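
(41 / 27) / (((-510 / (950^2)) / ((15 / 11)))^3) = -3767345939453125000 / 176558481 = -21337666240.19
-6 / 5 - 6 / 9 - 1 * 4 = -88 / 15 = -5.87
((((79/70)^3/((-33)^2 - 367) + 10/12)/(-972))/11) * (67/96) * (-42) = 3779982349/1650595968000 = 0.00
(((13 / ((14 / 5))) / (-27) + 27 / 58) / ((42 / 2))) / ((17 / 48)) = 25744 / 652239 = 0.04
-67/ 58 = -1.16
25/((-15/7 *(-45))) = 7/27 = 0.26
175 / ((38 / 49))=8575 / 38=225.66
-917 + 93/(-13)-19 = -12261/13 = -943.15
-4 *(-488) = 1952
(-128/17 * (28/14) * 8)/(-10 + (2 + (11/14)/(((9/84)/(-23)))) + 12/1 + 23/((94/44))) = 72192/92225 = 0.78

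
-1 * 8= -8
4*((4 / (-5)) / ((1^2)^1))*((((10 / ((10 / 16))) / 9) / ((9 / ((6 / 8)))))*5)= -64 / 27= -2.37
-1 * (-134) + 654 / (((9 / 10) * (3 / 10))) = 23006 / 9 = 2556.22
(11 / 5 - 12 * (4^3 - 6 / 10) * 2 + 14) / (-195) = 193 / 25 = 7.72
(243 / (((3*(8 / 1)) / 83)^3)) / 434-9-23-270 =-61960733 / 222208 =-278.84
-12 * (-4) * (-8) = -384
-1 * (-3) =3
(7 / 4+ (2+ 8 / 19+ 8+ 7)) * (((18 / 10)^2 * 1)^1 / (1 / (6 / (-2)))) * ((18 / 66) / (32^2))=-1062153 / 21401600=-0.05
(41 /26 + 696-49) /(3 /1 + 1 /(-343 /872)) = 5784009 /4082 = 1416.95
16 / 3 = 5.33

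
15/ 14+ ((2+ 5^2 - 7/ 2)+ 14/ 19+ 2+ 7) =4563/ 133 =34.31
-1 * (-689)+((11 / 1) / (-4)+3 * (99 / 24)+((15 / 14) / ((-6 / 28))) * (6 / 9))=16687 / 24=695.29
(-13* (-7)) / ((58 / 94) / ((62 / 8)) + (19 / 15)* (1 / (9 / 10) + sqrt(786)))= 2.46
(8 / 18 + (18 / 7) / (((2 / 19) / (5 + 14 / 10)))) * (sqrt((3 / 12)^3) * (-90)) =-12347 / 7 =-1763.86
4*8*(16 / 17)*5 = 2560 / 17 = 150.59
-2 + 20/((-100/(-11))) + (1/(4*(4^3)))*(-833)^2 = 3469701/1280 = 2710.70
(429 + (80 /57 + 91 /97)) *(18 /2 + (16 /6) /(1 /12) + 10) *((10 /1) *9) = 3648878640 /1843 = 1979858.19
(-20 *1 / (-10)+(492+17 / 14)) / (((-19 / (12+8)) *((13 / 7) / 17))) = -1178610 / 247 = -4771.70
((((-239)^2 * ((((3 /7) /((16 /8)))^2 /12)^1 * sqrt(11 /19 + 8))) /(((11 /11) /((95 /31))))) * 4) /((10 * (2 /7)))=171363 * sqrt(3097) /3472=2746.68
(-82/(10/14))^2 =329476/25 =13179.04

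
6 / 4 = 1.50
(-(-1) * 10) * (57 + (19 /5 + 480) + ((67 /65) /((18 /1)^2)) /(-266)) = 3029539901 /560196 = 5408.00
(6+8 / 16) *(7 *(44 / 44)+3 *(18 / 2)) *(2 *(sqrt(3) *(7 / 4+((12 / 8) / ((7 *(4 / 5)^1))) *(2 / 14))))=154921 *sqrt(3) / 196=1369.04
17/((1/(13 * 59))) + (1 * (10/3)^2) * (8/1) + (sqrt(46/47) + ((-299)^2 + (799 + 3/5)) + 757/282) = sqrt(2162)/47 + 437090863/4230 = 103332.16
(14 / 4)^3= 343 / 8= 42.88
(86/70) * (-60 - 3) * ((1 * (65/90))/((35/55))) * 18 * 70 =-110682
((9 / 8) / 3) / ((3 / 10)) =5 / 4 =1.25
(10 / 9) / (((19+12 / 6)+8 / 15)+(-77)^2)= 25 / 133887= 0.00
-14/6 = -7/3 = -2.33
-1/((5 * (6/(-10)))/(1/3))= 1/9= 0.11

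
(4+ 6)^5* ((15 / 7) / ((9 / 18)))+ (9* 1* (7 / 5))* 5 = 3000441 / 7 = 428634.43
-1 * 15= -15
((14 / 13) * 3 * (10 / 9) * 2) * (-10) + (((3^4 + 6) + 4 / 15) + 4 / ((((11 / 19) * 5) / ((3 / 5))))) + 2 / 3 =60659 / 3575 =16.97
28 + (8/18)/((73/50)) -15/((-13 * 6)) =486781/17082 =28.50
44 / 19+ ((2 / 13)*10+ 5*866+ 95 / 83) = 88871811 / 20501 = 4335.00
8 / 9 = 0.89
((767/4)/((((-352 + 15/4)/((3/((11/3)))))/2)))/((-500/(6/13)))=1593/1915375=0.00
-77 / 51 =-1.51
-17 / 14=-1.21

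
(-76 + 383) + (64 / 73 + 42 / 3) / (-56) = 626965 / 2044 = 306.73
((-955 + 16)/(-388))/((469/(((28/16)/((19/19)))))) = 939/103984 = 0.01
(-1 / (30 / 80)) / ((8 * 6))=-1 / 18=-0.06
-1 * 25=-25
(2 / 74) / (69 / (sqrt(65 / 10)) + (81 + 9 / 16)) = 30160 / 80995849 - 5888 * sqrt(26) / 242987547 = 0.00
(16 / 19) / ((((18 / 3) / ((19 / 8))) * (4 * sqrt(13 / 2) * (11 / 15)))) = 0.04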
================================
The reply should hold only the lines from the beginning of the listing to the line with "-67/ 58 = -1.16", both ends included, unchanged.

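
(41 / 27) / (((-510 / (950^2)) / ((15 / 11)))^3) = -3767345939453125000 / 176558481 = -21337666240.19
-6 / 5 - 6 / 9 - 1 * 4 = -88 / 15 = -5.87
((((79/70)^3/((-33)^2 - 367) + 10/12)/(-972))/11) * (67/96) * (-42) = 3779982349/1650595968000 = 0.00
(((13 / ((14 / 5))) / (-27) + 27 / 58) / ((42 / 2))) / ((17 / 48)) = 25744 / 652239 = 0.04
-67/ 58 = -1.16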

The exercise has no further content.